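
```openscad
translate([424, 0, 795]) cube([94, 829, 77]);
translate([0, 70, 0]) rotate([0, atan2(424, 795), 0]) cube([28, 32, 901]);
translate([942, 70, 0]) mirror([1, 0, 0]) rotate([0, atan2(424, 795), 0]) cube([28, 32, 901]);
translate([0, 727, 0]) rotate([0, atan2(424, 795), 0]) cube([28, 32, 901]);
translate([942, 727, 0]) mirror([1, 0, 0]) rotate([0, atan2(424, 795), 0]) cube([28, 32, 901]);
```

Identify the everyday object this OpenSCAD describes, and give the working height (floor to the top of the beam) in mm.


A sawhorse. The overall height is 872 mm.

A beam across two mirrored pairs of raked legs — a sawhorse. The beam's underside is at z = 795 (matching the legs' vertical rise in atan2(424, 795)) and the beam is 77 mm tall, so its top is at 795 + 77 = 872 mm. The raked legs top out at the beam's underside, so that is the highest point.


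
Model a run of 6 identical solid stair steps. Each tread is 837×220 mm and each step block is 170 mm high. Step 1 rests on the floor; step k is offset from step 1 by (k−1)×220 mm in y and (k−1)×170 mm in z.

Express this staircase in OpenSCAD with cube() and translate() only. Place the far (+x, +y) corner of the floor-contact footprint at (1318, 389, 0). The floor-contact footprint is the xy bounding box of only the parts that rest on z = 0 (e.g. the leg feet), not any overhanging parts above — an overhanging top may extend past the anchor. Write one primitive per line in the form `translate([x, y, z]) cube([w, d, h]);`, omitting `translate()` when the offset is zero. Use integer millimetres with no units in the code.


translate([481, 169, 0]) cube([837, 220, 170]);
translate([481, 389, 170]) cube([837, 220, 170]);
translate([481, 609, 340]) cube([837, 220, 170]);
translate([481, 829, 510]) cube([837, 220, 170]);
translate([481, 1049, 680]) cube([837, 220, 170]);
translate([481, 1269, 850]) cube([837, 220, 170]);


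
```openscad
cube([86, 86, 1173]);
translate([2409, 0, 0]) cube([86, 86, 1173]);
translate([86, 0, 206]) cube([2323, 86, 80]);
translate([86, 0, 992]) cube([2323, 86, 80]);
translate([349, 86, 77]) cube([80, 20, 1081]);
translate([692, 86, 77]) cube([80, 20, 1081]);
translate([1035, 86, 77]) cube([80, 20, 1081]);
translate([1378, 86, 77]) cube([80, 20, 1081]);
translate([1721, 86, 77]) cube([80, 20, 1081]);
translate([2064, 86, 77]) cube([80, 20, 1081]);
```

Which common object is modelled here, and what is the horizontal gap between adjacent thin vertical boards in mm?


A fence section. The picket gap is 263 mm.

Two posts, two rails, 6 pickets — a fence section. Span 2323 mm holds 6 pickets of 80 mm with 7 equal gaps: ⌊(2323 − 6·80) / 7⌋ = 263 mm.


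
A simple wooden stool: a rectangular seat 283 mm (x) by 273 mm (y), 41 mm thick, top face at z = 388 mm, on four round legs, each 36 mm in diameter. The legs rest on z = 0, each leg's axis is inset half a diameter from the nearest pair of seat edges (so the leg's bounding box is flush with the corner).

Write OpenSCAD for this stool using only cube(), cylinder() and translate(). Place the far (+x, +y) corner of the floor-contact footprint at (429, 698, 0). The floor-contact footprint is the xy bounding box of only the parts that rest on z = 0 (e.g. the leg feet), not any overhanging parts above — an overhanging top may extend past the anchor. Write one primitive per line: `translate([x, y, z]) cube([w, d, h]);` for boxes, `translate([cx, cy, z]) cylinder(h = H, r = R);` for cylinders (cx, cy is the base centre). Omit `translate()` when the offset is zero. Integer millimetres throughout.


// leg_h = 388 - 41 = 347
translate([146, 425, 347]) cube([283, 273, 41]);
translate([164, 443, 0]) cylinder(h = 347, r = 18);
translate([411, 443, 0]) cylinder(h = 347, r = 18);
translate([164, 680, 0]) cylinder(h = 347, r = 18);
translate([411, 680, 0]) cylinder(h = 347, r = 18);


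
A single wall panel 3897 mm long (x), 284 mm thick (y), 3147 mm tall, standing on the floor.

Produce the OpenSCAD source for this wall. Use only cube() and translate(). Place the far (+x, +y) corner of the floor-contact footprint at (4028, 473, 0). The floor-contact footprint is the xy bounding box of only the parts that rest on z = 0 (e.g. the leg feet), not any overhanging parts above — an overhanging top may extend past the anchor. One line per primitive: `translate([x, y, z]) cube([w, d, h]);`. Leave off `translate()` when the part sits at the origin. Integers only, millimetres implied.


translate([131, 189, 0]) cube([3897, 284, 3147]);


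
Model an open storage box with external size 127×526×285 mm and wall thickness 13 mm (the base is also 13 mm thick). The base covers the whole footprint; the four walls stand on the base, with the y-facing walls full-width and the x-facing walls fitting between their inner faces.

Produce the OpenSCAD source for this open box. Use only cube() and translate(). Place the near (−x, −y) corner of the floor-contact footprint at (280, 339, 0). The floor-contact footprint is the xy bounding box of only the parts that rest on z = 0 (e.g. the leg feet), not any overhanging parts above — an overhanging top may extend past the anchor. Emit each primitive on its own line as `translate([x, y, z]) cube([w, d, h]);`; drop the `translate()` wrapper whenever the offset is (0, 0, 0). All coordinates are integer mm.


translate([280, 339, 0]) cube([127, 526, 13]);
translate([280, 339, 13]) cube([127, 13, 272]);
translate([280, 852, 13]) cube([127, 13, 272]);
translate([280, 352, 13]) cube([13, 500, 272]);
translate([394, 352, 13]) cube([13, 500, 272]);


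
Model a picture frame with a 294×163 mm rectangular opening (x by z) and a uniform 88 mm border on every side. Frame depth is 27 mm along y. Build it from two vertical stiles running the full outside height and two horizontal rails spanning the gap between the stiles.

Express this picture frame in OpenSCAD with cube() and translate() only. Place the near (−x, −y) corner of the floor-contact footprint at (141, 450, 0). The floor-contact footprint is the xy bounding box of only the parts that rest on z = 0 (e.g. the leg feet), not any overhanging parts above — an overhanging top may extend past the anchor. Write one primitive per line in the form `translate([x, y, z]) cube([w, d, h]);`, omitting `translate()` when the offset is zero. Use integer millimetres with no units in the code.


translate([141, 450, 0]) cube([88, 27, 339]);
translate([523, 450, 0]) cube([88, 27, 339]);
translate([229, 450, 0]) cube([294, 27, 88]);
translate([229, 450, 251]) cube([294, 27, 88]);


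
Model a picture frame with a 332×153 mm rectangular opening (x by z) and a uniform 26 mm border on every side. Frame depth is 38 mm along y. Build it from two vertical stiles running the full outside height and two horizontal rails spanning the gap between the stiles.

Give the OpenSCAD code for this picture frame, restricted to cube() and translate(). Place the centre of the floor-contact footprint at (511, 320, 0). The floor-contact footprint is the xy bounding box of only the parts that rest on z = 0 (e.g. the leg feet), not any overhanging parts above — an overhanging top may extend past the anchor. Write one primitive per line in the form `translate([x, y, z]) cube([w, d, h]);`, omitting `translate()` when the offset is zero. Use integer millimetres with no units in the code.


translate([319, 301, 0]) cube([26, 38, 205]);
translate([677, 301, 0]) cube([26, 38, 205]);
translate([345, 301, 0]) cube([332, 38, 26]);
translate([345, 301, 179]) cube([332, 38, 26]);


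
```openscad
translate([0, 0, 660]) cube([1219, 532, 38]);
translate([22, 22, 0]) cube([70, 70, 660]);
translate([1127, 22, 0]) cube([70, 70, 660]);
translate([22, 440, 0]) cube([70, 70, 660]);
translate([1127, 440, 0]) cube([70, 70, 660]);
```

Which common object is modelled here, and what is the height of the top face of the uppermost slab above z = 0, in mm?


A table. The table height is 698 mm.

A 1219×532×38 slab sits at z = 660 on four 70 mm square posts — a table. The top surface is at 660 + 38 = 698 mm.


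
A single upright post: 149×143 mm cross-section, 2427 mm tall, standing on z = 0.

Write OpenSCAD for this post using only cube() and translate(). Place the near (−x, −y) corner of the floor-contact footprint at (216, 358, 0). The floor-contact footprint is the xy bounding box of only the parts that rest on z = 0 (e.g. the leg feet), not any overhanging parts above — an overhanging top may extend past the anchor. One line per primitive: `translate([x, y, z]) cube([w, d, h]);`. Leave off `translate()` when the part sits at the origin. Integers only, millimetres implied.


translate([216, 358, 0]) cube([149, 143, 2427]);


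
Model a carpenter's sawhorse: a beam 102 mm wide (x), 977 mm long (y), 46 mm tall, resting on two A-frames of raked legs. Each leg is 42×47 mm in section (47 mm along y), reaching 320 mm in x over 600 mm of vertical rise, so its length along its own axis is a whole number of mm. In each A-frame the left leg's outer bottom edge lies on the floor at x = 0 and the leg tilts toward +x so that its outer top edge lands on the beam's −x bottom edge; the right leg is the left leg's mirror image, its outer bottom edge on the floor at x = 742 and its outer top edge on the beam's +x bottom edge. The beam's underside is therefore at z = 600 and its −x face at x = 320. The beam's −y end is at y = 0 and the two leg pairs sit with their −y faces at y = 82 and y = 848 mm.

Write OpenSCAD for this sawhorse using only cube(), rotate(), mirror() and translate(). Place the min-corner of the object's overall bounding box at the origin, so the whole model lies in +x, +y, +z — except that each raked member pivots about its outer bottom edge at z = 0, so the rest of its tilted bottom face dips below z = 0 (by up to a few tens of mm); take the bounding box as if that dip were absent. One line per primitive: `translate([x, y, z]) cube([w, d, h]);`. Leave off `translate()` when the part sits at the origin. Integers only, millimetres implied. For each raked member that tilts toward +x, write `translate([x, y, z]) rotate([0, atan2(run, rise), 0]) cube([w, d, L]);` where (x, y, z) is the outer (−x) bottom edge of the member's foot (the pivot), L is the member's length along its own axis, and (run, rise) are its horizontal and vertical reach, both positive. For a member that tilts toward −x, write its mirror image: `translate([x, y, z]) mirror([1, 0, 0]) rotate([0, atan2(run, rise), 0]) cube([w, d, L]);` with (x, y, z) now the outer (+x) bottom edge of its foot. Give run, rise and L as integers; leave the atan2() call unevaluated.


// leg length = √(320² + 600²) = 680
// right-leg outer foot x = 2·320 + 102 = 742
// beam min-corner = (320, 0, 600)
translate([320, 0, 600]) cube([102, 977, 46]);
translate([0, 82, 0]) rotate([0, atan2(320, 600), 0]) cube([42, 47, 680]);
translate([742, 82, 0]) mirror([1, 0, 0]) rotate([0, atan2(320, 600), 0]) cube([42, 47, 680]);
translate([0, 848, 0]) rotate([0, atan2(320, 600), 0]) cube([42, 47, 680]);
translate([742, 848, 0]) mirror([1, 0, 0]) rotate([0, atan2(320, 600), 0]) cube([42, 47, 680]);


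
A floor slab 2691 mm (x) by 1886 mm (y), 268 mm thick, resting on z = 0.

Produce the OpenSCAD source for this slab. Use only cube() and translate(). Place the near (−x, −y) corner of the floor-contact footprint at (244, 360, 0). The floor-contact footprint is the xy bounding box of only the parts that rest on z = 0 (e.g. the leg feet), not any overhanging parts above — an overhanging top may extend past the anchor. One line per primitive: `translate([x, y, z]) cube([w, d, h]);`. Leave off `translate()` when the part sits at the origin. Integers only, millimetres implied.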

· · ·

[WORK INSTRUCTIONS]: Above are the records; report each line in them that includes the word "single".

[TASK OUTPUT]:
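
A single wall panel 3897 mm long (x), 284 mm thick (y), 3147 mm tall, standing on the floor.
A single upright post: 149×143 mm cross-section, 2427 mm tall, standing on z = 0.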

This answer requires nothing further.